__Exercise description__. Write out, word for word, every line from the one where "A is 5 units southwest of B." occurs to the final line of the entries, and nothing beyond them.

__Material provided__.
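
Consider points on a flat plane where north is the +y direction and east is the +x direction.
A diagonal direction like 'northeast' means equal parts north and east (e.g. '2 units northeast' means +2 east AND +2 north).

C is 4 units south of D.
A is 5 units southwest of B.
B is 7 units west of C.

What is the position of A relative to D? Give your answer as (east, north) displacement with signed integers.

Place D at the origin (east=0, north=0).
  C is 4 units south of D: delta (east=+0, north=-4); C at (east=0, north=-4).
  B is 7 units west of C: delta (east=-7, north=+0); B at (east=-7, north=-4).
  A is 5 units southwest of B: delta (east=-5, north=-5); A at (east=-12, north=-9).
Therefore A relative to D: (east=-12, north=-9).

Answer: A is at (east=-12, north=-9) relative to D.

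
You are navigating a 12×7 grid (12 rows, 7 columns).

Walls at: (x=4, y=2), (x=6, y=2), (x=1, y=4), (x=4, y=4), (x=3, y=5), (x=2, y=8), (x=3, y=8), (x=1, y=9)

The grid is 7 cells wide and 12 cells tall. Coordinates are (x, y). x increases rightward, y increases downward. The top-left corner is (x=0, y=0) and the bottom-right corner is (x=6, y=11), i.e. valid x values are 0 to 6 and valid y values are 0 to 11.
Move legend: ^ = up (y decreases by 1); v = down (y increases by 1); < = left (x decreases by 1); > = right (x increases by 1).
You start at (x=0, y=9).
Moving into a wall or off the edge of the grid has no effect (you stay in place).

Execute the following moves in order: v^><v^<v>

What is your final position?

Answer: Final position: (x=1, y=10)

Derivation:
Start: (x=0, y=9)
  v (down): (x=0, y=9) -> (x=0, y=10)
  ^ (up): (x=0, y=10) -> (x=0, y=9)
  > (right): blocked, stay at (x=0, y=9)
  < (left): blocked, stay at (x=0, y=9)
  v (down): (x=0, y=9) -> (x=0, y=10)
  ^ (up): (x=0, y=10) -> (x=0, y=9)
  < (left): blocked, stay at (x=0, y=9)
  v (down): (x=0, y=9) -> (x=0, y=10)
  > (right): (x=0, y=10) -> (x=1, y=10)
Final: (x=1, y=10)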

__Result of this exercise__.
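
A is 5 units southwest of B.
B is 7 units west of C.

What is the position of A relative to D? Give your answer as (east, north) displacement with signed integers.

Place D at the origin (east=0, north=0).
  C is 4 units south of D: delta (east=+0, north=-4); C at (east=0, north=-4).
  B is 7 units west of C: delta (east=-7, north=+0); B at (east=-7, north=-4).
  A is 5 units southwest of B: delta (east=-5, north=-5); A at (east=-12, north=-9).
Therefore A relative to D: (east=-12, north=-9).

Answer: A is at (east=-12, north=-9) relative to D.

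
You are navigating a 12×7 grid (12 rows, 7 columns).

Walls at: (x=4, y=2), (x=6, y=2), (x=1, y=4), (x=4, y=4), (x=3, y=5), (x=2, y=8), (x=3, y=8), (x=1, y=9)

The grid is 7 cells wide and 12 cells tall. Coordinates are (x, y). x increases rightward, y increases downward. The top-left corner is (x=0, y=0) and the bottom-right corner is (x=6, y=11), i.e. valid x values are 0 to 6 and valid y values are 0 to 11.
Move legend: ^ = up (y decreases by 1); v = down (y increases by 1); < = left (x decreases by 1); > = right (x increases by 1).
You start at (x=0, y=9).
Moving into a wall or off the edge of the grid has no effect (you stay in place).

Execute the following moves in order: v^><v^<v>

What is your final position?

Answer: Final position: (x=1, y=10)

Derivation:
Start: (x=0, y=9)
  v (down): (x=0, y=9) -> (x=0, y=10)
  ^ (up): (x=0, y=10) -> (x=0, y=9)
  > (right): blocked, stay at (x=0, y=9)
  < (left): blocked, stay at (x=0, y=9)
  v (down): (x=0, y=9) -> (x=0, y=10)
  ^ (up): (x=0, y=10) -> (x=0, y=9)
  < (left): blocked, stay at (x=0, y=9)
  v (down): (x=0, y=9) -> (x=0, y=10)
  > (right): (x=0, y=10) -> (x=1, y=10)
Final: (x=1, y=10)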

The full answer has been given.